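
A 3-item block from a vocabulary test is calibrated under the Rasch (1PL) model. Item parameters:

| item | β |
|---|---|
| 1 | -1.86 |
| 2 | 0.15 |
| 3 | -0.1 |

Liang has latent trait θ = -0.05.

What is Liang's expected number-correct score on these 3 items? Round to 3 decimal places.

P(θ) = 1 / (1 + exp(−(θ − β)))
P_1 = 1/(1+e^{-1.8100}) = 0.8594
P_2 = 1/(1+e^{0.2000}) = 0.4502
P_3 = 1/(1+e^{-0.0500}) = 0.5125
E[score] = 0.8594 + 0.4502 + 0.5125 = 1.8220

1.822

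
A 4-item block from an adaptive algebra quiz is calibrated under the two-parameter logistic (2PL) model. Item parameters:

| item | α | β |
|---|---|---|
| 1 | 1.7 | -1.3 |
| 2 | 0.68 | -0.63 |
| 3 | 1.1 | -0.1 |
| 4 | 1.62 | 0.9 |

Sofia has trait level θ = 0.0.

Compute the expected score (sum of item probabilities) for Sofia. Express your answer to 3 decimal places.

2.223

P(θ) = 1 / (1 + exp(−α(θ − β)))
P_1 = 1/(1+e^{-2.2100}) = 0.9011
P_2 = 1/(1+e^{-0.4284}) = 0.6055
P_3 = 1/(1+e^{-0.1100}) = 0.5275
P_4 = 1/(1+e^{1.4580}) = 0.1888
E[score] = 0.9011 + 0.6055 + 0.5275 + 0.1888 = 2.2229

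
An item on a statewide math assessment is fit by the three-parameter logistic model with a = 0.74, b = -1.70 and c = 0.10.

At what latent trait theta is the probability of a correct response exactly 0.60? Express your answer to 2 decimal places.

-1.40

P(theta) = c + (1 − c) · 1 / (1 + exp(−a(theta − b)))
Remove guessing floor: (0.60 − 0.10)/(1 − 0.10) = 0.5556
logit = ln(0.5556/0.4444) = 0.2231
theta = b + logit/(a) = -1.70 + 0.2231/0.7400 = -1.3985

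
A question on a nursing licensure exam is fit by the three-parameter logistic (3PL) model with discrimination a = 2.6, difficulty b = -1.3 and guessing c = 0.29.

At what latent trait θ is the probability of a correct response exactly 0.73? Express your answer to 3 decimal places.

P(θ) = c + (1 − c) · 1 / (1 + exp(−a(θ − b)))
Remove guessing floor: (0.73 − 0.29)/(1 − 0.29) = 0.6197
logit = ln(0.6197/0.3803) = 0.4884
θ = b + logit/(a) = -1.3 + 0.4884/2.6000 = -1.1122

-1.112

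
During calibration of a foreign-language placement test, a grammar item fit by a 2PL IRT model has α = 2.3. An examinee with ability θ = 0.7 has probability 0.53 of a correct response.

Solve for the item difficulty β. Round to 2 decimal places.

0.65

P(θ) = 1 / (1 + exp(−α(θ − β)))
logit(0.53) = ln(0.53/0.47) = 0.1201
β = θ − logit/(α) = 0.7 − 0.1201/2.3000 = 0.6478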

==================================================

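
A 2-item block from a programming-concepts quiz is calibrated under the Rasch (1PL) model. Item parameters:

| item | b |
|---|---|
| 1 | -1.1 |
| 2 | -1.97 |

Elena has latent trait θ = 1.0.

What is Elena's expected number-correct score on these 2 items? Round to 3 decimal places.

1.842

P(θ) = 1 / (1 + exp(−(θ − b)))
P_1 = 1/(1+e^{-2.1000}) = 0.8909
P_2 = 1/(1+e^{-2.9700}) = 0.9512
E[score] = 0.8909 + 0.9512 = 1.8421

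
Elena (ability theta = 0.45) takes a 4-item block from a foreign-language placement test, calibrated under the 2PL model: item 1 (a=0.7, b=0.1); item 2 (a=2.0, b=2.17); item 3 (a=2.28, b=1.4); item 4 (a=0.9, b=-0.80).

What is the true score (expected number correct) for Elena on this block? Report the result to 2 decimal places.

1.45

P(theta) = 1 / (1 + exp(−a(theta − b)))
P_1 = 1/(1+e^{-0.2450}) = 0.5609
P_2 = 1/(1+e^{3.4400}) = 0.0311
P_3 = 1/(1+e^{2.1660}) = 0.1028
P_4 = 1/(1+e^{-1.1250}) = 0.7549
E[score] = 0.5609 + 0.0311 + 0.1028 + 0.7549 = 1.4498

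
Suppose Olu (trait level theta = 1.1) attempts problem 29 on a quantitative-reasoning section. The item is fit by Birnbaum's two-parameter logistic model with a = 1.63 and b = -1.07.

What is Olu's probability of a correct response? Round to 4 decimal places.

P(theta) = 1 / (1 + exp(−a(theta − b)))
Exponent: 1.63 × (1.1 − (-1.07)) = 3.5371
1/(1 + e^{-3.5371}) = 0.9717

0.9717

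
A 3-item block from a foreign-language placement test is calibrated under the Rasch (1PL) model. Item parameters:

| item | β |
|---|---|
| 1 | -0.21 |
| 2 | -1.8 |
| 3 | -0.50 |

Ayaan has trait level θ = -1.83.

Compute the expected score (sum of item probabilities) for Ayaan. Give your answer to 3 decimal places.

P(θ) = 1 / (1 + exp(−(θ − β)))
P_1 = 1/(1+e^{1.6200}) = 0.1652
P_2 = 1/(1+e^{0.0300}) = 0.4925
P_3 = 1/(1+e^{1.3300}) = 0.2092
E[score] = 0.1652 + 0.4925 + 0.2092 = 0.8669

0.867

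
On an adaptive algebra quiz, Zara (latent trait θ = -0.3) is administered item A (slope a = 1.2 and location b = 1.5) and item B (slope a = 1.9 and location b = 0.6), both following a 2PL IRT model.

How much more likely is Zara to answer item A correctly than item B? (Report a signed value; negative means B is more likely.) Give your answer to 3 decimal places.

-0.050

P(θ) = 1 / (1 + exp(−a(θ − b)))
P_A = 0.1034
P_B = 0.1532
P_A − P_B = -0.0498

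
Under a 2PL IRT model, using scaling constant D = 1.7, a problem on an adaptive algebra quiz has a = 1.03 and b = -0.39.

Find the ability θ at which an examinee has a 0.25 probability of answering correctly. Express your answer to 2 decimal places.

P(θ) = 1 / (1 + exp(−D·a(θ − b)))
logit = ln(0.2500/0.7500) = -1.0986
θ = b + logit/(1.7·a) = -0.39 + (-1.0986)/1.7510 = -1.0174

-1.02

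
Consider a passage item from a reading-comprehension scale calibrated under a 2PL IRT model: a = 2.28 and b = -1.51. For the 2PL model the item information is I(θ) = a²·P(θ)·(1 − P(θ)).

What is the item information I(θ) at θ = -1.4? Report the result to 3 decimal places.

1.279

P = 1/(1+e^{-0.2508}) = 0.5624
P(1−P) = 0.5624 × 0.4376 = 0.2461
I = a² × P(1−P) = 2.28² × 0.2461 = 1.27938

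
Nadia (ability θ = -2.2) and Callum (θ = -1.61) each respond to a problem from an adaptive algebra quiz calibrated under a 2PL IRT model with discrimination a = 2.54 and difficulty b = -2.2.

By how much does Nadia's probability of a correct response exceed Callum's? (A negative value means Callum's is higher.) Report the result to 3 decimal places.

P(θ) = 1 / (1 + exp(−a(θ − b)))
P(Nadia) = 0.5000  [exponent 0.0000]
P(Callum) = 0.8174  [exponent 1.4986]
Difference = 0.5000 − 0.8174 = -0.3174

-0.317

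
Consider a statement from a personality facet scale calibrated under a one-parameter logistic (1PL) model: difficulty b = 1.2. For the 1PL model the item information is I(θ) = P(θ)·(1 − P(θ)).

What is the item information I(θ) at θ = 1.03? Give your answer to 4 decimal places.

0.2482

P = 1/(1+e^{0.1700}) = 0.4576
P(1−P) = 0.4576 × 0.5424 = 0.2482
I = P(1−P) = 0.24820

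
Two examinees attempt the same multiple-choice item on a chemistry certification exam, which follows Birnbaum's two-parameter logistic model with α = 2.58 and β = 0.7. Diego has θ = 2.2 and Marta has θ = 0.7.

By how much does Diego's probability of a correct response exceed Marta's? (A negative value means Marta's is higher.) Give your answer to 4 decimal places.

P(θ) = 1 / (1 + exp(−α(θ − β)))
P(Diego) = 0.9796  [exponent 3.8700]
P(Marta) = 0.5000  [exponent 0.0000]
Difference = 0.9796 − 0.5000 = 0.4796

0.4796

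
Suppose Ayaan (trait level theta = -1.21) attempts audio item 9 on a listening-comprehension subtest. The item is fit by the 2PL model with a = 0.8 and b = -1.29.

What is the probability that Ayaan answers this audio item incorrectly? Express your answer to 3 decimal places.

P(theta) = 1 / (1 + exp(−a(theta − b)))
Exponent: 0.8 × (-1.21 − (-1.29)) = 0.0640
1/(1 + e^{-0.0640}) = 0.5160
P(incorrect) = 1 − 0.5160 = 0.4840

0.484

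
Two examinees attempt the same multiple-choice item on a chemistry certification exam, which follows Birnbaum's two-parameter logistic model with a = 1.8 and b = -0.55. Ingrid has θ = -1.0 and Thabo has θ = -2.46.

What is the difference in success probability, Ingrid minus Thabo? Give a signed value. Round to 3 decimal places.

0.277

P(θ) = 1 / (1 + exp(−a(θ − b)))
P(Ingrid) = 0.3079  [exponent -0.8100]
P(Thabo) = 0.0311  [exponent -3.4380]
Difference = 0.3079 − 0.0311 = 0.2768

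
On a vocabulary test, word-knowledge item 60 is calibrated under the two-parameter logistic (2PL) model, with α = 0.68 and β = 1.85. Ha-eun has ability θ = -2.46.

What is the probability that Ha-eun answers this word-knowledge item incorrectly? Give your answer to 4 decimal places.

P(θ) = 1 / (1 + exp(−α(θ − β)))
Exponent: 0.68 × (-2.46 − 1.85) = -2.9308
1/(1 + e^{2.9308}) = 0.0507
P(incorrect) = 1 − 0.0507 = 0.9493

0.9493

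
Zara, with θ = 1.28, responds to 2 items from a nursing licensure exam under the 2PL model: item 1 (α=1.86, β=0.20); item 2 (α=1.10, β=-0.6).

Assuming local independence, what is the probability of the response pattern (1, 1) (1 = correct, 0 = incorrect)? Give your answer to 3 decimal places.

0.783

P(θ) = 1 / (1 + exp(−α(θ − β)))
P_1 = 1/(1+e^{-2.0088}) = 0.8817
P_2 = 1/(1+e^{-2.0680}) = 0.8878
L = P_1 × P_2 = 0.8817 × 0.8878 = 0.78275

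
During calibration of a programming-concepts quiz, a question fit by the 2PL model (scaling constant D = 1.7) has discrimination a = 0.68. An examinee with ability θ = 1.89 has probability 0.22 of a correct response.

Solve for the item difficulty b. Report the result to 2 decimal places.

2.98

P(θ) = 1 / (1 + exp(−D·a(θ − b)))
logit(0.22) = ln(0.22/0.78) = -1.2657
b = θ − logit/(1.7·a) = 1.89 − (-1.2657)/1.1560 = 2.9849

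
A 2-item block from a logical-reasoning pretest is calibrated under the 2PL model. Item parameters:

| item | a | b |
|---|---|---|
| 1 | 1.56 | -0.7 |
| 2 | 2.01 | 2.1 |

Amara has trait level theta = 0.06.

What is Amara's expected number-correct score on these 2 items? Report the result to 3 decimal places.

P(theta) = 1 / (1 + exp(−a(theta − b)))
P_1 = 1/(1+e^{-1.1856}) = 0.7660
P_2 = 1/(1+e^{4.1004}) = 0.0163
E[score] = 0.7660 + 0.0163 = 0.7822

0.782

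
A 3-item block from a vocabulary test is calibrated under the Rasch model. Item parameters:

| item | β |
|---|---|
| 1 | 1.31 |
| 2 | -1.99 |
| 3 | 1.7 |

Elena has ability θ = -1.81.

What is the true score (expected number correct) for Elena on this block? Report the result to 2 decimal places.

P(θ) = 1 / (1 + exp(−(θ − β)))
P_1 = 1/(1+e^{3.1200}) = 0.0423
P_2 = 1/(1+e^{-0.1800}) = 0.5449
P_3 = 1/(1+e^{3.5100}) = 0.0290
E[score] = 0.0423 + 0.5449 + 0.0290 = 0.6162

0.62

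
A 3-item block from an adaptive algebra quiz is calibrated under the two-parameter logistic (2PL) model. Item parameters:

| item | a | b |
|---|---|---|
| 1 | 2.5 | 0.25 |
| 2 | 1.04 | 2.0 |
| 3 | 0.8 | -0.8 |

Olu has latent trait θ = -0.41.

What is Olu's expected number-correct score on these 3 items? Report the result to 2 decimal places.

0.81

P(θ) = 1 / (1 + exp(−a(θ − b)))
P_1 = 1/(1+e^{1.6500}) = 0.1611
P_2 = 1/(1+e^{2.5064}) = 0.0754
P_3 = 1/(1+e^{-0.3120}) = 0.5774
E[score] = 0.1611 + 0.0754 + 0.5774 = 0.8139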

==================================================

Where the line holding "Liang has latent trait θ = -0.05." appears in the listing above, start reproducing exactly, and end with the line holding "1.62 | 0.9 |".

Result of the exercise:
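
Liang has latent trait θ = -0.05.

What is Liang's expected number-correct score on these 3 items? Round to 3 decimal places.

P(θ) = 1 / (1 + exp(−(θ − β)))
P_1 = 1/(1+e^{-1.8100}) = 0.8594
P_2 = 1/(1+e^{0.2000}) = 0.4502
P_3 = 1/(1+e^{-0.0500}) = 0.5125
E[score] = 0.8594 + 0.4502 + 0.5125 = 1.8220

1.822

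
A 4-item block from an adaptive algebra quiz is calibrated under the two-parameter logistic (2PL) model. Item parameters:

| item | α | β |
|---|---|---|
| 1 | 1.7 | -1.3 |
| 2 | 0.68 | -0.63 |
| 3 | 1.1 | -0.1 |
| 4 | 1.62 | 0.9 |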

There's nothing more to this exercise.